PROBLEM REQUIREMENTS = Within the entries below, find every line that has the string "study", then copy it.

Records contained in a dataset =
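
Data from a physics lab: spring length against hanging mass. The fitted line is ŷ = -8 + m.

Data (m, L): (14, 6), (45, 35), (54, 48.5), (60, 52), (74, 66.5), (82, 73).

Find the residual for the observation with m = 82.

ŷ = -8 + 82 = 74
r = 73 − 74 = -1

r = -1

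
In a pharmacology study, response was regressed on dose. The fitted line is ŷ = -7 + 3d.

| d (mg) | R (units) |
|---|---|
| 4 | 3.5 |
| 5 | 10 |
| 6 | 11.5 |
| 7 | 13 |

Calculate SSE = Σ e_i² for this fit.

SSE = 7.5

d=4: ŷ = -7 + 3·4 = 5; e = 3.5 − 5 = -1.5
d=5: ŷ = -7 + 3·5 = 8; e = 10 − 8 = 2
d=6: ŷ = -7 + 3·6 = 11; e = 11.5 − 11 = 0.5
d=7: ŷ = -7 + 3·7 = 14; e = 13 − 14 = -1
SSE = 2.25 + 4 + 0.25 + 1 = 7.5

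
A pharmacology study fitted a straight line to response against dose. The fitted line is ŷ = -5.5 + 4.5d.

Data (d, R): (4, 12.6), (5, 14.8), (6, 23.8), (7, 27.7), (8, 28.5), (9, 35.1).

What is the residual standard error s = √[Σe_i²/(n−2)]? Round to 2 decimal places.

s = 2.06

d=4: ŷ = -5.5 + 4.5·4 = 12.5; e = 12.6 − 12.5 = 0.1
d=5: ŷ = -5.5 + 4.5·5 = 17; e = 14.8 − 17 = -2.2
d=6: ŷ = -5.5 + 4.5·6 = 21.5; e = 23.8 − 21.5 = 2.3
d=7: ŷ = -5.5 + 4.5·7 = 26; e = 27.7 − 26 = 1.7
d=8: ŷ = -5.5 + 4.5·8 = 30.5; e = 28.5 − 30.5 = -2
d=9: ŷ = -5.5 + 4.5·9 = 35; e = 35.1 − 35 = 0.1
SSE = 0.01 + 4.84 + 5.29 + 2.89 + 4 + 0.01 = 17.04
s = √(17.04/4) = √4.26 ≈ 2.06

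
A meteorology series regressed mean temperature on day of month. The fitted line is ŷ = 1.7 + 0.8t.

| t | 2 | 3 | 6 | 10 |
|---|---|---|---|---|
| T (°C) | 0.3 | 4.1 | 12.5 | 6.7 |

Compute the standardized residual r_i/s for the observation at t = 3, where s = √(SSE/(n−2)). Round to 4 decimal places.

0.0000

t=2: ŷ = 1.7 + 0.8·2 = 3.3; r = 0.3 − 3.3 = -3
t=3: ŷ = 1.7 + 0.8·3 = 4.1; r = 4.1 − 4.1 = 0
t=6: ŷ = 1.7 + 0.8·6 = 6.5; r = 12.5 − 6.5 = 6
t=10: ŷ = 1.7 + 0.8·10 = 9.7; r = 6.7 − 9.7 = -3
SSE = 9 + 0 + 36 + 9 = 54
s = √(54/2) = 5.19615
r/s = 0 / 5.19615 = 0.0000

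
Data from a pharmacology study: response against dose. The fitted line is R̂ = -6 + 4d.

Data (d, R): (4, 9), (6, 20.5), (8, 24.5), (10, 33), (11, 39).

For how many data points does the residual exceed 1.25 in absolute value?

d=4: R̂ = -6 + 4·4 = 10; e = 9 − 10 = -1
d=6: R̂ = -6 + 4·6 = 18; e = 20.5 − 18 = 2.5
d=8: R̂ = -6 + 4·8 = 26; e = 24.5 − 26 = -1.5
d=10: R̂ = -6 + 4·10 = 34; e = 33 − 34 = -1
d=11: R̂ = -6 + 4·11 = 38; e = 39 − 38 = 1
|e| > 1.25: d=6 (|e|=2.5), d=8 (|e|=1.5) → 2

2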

WRITTEN ANSWER =
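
In a pharmacology study, response was regressed on dose. The fitted line is ŷ = -7 + 3d.
A pharmacology study fitted a straight line to response against dose. The fitted line is ŷ = -5.5 + 4.5d.
Data from a pharmacology study: response against dose. The fitted line is R̂ = -6 + 4d.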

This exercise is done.